⟨

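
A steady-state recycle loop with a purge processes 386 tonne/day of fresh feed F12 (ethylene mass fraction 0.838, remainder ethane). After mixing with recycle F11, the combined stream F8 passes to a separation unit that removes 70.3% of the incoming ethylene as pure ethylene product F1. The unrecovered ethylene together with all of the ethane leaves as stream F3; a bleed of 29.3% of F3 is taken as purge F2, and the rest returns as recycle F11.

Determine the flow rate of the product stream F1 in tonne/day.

287.8 tonne/day

ethylene in F8: m_A = 386×0.838 + (1−0.293)·(1−0.703)·m_A, so m_A = 323.47/0.7900 = 409.44 tonne/day.
Product F1 = 0.703×409.44 = 287.84 tonne/day.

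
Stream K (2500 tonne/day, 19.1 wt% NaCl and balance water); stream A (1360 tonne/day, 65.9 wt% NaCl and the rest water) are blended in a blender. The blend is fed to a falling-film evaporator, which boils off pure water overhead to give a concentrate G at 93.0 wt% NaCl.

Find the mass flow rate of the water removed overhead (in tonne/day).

NaCl entering = 2500×0.191 + 1360×0.659 = 1373.7 tonne/day.
All NaCl reports to G, so G = 1373.7/0.930 = 1477.1 tonne/day.
Total feed = 3860 tonne/day; overhead = 3860 − 1477.1 = 2382.9 tonne/day.

2383 tonne/day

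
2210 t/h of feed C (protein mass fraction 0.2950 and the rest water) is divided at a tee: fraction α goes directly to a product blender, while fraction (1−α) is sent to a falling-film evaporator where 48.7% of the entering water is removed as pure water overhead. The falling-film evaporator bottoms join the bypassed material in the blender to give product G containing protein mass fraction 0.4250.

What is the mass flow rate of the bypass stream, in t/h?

All 2210×0.295 = 651.95 t/h of protein reaches G, so G = 651.95/0.425 = 1534 t/h and vapour = 676 t/h.
The evaporator receives (1−α)·2210 of feed at 0.705 water and removes 0.487 of that water:
0.487×0.705×(1−α)×2210 = 676
(1−α) = 676/758.77 = 0.8909;  α = 0.1091.
Bypass flow = 0.1091×2210 = 241.08 t/h.

241.1 t/h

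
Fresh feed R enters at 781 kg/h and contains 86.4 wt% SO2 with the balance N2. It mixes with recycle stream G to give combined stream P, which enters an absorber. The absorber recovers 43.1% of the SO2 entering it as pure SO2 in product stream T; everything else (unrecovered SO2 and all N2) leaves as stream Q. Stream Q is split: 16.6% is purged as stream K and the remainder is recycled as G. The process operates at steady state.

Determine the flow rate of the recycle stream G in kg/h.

N2 enters only via R and leaves only via the purge: 781×0.136 = 0.166×(N2 in Q), and the absorber passes all N2, so N2 in P = N2 in Q = 639.86 kg/h.
SO2 in P: m_A = 781×0.864 + (1−0.166)·(1−0.431)·m_A, so m_A = 674.78/0.5255 = 1284.2 kg/h.
Q = (1−0.431)×1284.2 + 639.86 = 1370.6 kg/h.
Recycle G = (1−0.166)×1370.6 = 1143 kg/h.

1143 kg/h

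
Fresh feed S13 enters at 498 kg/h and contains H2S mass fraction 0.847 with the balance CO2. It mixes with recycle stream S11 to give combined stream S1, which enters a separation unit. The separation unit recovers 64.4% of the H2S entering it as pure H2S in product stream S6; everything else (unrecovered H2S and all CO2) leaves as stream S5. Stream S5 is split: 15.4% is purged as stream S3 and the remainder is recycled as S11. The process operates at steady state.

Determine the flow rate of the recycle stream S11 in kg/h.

600.4 kg/h

CO2 enters only via S13 and leaves only via the purge: 498×0.153 = 0.154×(CO2 in S5), and the separation unit passes all CO2, so CO2 in S1 = CO2 in S5 = 494.77 kg/h.
H2S in S1: m_A = 498×0.847 + (1−0.154)·(1−0.644)·m_A, so m_A = 421.81/0.6988 = 603.59 kg/h.
S5 = (1−0.644)×603.59 + 494.77 = 709.65 kg/h.
Recycle S11 = (1−0.154)×709.65 = 600.36 kg/h.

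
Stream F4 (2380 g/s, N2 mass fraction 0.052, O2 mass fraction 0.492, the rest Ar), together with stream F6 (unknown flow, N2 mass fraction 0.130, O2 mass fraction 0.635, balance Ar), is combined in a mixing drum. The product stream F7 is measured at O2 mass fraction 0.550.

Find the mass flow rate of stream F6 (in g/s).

Let F6 be the unknown flow. Total out = 2380 + F6.
O2 balance: 1171 + 0.635·F6 = 0.550·(2380 + F6)
(0.635 − 0.550)·F6 = 0.550×2380 − 1171 = 138.04
F6 = 138.04 / 0.085 = 1624 g/s

1624 g/s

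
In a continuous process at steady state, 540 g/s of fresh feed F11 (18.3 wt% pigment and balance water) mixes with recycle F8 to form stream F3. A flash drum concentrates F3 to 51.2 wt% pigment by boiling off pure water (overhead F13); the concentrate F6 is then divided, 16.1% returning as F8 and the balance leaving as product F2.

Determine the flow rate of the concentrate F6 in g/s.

230 g/s

Overall pigment balance (none leaves overhead): pigment in fresh feed = pigment in product, i.e. 540×0.183 = (1−0.161)·F6·0.512.
F6 = 98.82/(0.512×0.839) = 230.05 g/s.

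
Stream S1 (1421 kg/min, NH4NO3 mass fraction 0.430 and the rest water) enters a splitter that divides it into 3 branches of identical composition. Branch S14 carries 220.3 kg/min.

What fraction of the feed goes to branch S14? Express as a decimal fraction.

Fraction to S14 = 220.3/1421 = 0.1550.

0.155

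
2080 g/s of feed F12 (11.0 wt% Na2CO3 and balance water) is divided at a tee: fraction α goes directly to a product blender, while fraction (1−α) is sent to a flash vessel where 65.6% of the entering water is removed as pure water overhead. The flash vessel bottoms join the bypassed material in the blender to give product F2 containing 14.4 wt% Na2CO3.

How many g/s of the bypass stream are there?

1239 g/s

All 2080×0.110 = 228.8 g/s of Na2CO3 reaches F2, so F2 = 228.8/0.144 = 1588.9 g/s and vapour = 491.11 g/s.
The evaporator receives (1−α)·2080 of feed at 0.890 water and removes 0.656 of that water:
0.656×0.890×(1−α)×2080 = 491.11
(1−α) = 491.11/1214.4 = 0.4044;  α = 0.5956.
Bypass flow = 0.5956×2080 = 1238.8 g/s.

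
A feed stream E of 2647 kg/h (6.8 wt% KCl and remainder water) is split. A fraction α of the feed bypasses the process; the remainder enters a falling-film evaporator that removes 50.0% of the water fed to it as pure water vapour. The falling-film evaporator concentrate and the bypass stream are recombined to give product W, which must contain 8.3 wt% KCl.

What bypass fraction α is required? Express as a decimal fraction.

All 2647×0.068 = 180 kg/h of KCl reaches W, so W = 180/0.083 = 2168.6 kg/h and vapour = 478.37 kg/h.
The evaporator receives (1−α)·2647 of feed at 0.932 water and removes 0.500 of that water:
0.500×0.932×(1−α)×2647 = 478.37
(1−α) = 478.37/1233.5 = 0.3878;  α = 0.6122.

0.612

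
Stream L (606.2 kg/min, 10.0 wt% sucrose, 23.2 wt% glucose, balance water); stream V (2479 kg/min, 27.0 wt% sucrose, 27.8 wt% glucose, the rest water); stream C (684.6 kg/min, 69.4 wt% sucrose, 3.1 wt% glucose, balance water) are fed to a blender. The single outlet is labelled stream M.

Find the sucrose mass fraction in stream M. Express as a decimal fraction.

0.320

Total flow out = 606.2 + 2479 + 684.6 = 3769.8 kg/min.
sucrose in = 606.2×0.100 + 2479×0.270 + 684.6×0.694 = 1205.1 kg/min.
sucrose mass fraction in M = 1205.1/3769.8 = 0.320.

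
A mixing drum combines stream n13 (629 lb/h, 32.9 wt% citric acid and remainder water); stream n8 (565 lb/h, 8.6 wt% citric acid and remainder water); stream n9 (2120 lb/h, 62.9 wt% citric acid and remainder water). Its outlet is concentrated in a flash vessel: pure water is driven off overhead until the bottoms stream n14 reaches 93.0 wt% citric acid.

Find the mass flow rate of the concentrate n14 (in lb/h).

1709 lb/h

citric acid entering = 629×0.329 + 565×0.086 + 2120×0.629 = 1589 lb/h.
All citric acid reports to n14, so n14 = 1589/0.930 = 1708.6 lb/h.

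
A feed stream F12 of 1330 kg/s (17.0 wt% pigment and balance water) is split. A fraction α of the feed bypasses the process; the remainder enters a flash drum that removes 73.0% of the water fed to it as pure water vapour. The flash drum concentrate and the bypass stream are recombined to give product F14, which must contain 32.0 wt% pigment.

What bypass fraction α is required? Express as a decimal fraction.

All 1330×0.170 = 226.1 kg/s of pigment reaches F14, so F14 = 226.1/0.320 = 706.56 kg/s and vapour = 623.44 kg/s.
The evaporator receives (1−α)·1330 of feed at 0.830 water and removes 0.730 of that water:
0.730×0.830×(1−α)×1330 = 623.44
(1−α) = 623.44/805.85 = 0.7736;  α = 0.2264.

0.226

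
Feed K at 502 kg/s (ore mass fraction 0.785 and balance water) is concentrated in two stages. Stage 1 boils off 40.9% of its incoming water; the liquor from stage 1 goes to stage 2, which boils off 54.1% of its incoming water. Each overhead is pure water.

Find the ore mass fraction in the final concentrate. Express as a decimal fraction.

0.931

water in feed = 502×0.215 = 107.93 kg/s.
After stage 1: water left = (1−0.409)×107.93 = 63.787; stream total = 457.86 kg/s.
After stage 2: water left = (1−0.541)×63.787 = 29.278; final concentrate = 423.35 kg/s.
ore fraction = 394.07/423.35 = 0.931.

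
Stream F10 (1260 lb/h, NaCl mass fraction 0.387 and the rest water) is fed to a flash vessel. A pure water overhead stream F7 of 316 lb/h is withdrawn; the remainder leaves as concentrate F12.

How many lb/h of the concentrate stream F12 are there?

944 lb/h

Concentrate = 1260 − 316 = 944 lb/h.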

⟩

## Aim of the exercise:
Reproduce exactly the line that holds "How many lb/h", then every line after it, ending with the final line of the records above.

## Task solution:
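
How many lb/h of the concentrate stream F12 are there?

944 lb/h

Concentrate = 1260 − 316 = 944 lb/h.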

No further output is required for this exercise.